*Instructions for the task*: Take the lines from the beginning of the data below through the line holding "R2 (5-band): purple" and return exactly those.
Information below:
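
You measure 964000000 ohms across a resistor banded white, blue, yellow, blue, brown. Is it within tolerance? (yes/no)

yes

White → 9 (first significant figure)
Blue → 6 (second significant figure)
Yellow → 4 (third significant figure)
Blue → ×10^6 multiplier
Brown → ±1% tolerance
964 × 1000000 = 964000000 Ω
Allowed range: 954360000 Ω to 973640000 Ω.
964000000 ohms lies inside that range.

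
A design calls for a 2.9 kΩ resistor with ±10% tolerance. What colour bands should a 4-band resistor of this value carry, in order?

red, white, red, silver

2900 Ω = 29 × 10^2.
2 → red
9 → white
Multiplier 10^2 → red.
±10% tolerance → silver.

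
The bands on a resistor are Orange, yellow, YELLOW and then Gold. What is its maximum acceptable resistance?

Orange → 3 (first significant figure)
Yellow → 4 (second significant figure)
Yellow → ×10^4 multiplier
Gold → ±5% tolerance
34 × 10000 = 340000 Ω
Maximum = 340000 × (1 + 5/100) = 357000 Ω.

357000 Ω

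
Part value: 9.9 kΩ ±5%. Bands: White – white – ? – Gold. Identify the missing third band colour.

9900 Ω = 99 × 10^2.
The third band is the multiplier, 10^2, which is red.

red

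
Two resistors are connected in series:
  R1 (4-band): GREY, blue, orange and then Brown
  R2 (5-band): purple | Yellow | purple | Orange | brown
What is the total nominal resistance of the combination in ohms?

833000 Ω

R1: grey, blue → 86; orange ×10^3 → 86000 Ω.
R2: violet, yellow, violet → 747; orange ×10^3 → 747000 Ω.
Series: 86000 + 747000 = 833000 Ω.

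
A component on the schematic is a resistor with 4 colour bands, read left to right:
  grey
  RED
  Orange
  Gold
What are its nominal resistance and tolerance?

82000 Ω ±5%

Grey → 8 (first significant figure)
Red → 2 (second significant figure)
Orange → ×10^3 multiplier
Gold → ±5% tolerance
82 × 1000 = 82000 Ω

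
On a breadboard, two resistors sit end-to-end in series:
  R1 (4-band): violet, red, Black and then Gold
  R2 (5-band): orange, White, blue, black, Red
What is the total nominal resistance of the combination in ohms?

468 Ω

R1: violet, red → 72; black ×1 → 72 Ω.
R2: orange, white, blue → 396; black ×1 → 396 Ω.
Series: 72 + 396 = 468 Ω.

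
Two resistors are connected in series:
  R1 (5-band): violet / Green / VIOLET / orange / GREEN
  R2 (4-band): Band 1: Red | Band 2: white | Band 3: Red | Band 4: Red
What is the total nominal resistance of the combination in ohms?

759900 Ω

R1: violet, green, violet → 757; orange ×10^3 → 757000 Ω.
R2: red, white → 29; red ×10^2 → 2900 Ω.
Series: 757000 + 2900 = 759900 Ω.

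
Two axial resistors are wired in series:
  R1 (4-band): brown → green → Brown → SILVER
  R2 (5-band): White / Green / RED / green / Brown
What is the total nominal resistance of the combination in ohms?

R1: brown, green → 15; brown ×10 → 150 Ω.
R2: white, green, red → 952; green ×10^5 → 95200000 Ω.
Series: 150 + 95200000 = 95200150 Ω.

95200150 Ω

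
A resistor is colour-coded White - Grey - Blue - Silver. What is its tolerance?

The last band, silver, is the tolerance band.
Silver corresponds to ±10%.

±10%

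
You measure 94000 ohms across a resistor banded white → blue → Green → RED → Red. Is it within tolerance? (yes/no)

White → 9 (first significant figure)
Blue → 6 (second significant figure)
Green → 5 (third significant figure)
Red → ×10^2 multiplier
Red → ±2% tolerance
965 × 100 = 96500 Ω
Allowed range: 94570 Ω to 98430 Ω.
94000 ohms lies outside that range.

no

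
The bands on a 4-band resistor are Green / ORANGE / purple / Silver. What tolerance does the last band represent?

±10%

The last band, silver, is the tolerance band.
Silver corresponds to ±10%.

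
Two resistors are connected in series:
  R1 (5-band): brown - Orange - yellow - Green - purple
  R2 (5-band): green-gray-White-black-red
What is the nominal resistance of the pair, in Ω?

13400589 Ω

R1: brown, orange, yellow → 134; green ×10^5 → 13400000 Ω.
R2: green, grey, white → 589; black ×1 → 589 Ω.
Series: 13400000 + 589 = 13400589 Ω.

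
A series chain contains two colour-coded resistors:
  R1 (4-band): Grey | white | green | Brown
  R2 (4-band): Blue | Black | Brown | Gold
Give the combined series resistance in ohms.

R1: grey, white → 89; green ×10^5 → 8900000 Ω.
R2: blue, black → 60; brown ×10 → 600 Ω.
Series: 8900000 + 600 = 8900600 Ω.

8900600 Ω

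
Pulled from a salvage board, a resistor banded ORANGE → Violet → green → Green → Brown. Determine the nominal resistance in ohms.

Orange → 3 (first significant figure)
Violet → 7 (second significant figure)
Green → 5 (third significant figure)
Green → ×10^5 multiplier
375 × 100000 = 37500000 Ω

37500000 Ω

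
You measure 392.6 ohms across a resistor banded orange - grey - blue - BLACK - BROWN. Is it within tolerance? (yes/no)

Orange → 3 (first significant figure)
Grey → 8 (second significant figure)
Blue → 6 (third significant figure)
Black → ×1 multiplier
Brown → ±1% tolerance
386 × 1 = 386 Ω
Allowed range: 382.14 Ω to 389.86 Ω.
392.6 ohms lies outside that range.

no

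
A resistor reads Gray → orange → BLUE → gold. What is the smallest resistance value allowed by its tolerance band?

Grey → 8 (first significant figure)
Orange → 3 (second significant figure)
Blue → ×10^6 multiplier
Gold → ±5% tolerance
83 × 1000000 = 83000000 Ω
Smallest = 83000000 × (1 − 5/100) = 78850000 Ω.

78850000 Ω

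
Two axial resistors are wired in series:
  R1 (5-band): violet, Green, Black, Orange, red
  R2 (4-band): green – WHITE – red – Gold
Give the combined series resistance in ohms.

R1: violet, green, black → 750; orange ×10^3 → 750000 Ω.
R2: green, white → 59; red ×10^2 → 5900 Ω.
Series: 750000 + 5900 = 755900 Ω.

755900 Ω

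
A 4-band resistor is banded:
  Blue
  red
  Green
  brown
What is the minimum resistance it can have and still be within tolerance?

Blue → 6 (first significant figure)
Red → 2 (second significant figure)
Green → ×10^5 multiplier
Brown → ±1% tolerance
62 × 100000 = 6200000 Ω
Minimum = 6200000 × (1 − 1/100) = 6138000 Ω.

6138000 Ω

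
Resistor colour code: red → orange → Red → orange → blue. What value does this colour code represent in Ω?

Red → 2 (first significant figure)
Orange → 3 (second significant figure)
Red → 2 (third significant figure)
Orange → ×10^3 multiplier
232 × 1000 = 232000 Ω

232000 Ω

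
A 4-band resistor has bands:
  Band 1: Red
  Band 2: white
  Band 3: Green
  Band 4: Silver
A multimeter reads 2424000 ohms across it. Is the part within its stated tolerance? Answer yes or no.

Red → 2 (first significant figure)
White → 9 (second significant figure)
Green → ×10^5 multiplier
Silver → ±10% tolerance
29 × 100000 = 2900000 Ω
Allowed range: 2610000 Ω to 3190000 Ω.
2424000 ohms lies outside that range.

no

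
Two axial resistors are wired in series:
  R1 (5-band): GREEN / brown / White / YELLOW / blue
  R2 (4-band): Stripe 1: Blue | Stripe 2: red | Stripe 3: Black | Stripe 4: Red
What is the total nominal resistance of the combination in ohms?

5190062 Ω

R1: green, brown, white → 519; yellow ×10^4 → 5190000 Ω.
R2: blue, red → 62; black ×1 → 62 Ω.
Series: 5190000 + 62 = 5190062 Ω.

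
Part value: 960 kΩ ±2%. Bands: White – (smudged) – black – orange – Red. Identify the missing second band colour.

blue

960000 Ω = 960 × 10^3.
The second band gives digit 6 of the significand, and 6 is blue.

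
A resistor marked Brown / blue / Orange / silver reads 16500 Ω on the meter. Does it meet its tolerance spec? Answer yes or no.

Brown → 1 (first significant figure)
Blue → 6 (second significant figure)
Orange → ×10^3 multiplier
Silver → ±10% tolerance
16 × 1000 = 16000 Ω
Allowed range: 14400 Ω to 17600 Ω.
16500 Ω lies inside that range.

yes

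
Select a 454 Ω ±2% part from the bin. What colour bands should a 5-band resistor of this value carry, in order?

yellow, green, yellow, black, red

454 Ω = 454 × 10^0.
4 → yellow
5 → green
4 → yellow
Multiplier 10^0 → black.
±2% tolerance → red.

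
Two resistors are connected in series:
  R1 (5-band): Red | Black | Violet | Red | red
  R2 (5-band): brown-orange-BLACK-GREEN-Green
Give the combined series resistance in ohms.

13020700 Ω

R1: red, black, violet → 207; red ×10^2 → 20700 Ω.
R2: brown, orange, black → 130; green ×10^5 → 13000000 Ω.
Series: 20700 + 13000000 = 13020700 Ω.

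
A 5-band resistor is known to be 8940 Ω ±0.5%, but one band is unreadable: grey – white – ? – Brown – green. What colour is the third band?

8940 Ω = 894 × 10^1.
The third band gives digit 4 of the significand, and 4 is yellow.

yellow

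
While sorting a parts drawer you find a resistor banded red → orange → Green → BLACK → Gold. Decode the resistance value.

235 Ω

Red → 2 (first significant figure)
Orange → 3 (second significant figure)
Green → 5 (third significant figure)
Black → ×1 multiplier
235 × 1 = 235 Ω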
End of Information.
*Solution to this task*:
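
You measure 964000000 ohms across a resistor banded white, blue, yellow, blue, brown. Is it within tolerance? (yes/no)

yes

White → 9 (first significant figure)
Blue → 6 (second significant figure)
Yellow → 4 (third significant figure)
Blue → ×10^6 multiplier
Brown → ±1% tolerance
964 × 1000000 = 964000000 Ω
Allowed range: 954360000 Ω to 973640000 Ω.
964000000 ohms lies inside that range.

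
A design calls for a 2.9 kΩ resistor with ±10% tolerance. What colour bands should a 4-band resistor of this value carry, in order?

red, white, red, silver

2900 Ω = 29 × 10^2.
2 → red
9 → white
Multiplier 10^2 → red.
±10% tolerance → silver.

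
The bands on a resistor are Orange, yellow, YELLOW and then Gold. What is its maximum acceptable resistance?

Orange → 3 (first significant figure)
Yellow → 4 (second significant figure)
Yellow → ×10^4 multiplier
Gold → ±5% tolerance
34 × 10000 = 340000 Ω
Maximum = 340000 × (1 + 5/100) = 357000 Ω.

357000 Ω

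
Part value: 9.9 kΩ ±5%. Bands: White – white – ? – Gold. Identify the missing third band colour.

9900 Ω = 99 × 10^2.
The third band is the multiplier, 10^2, which is red.

red

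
Two resistors are connected in series:
  R1 (4-band): GREY, blue, orange and then Brown
  R2 (5-band): purple | Yellow | purple | Orange | brown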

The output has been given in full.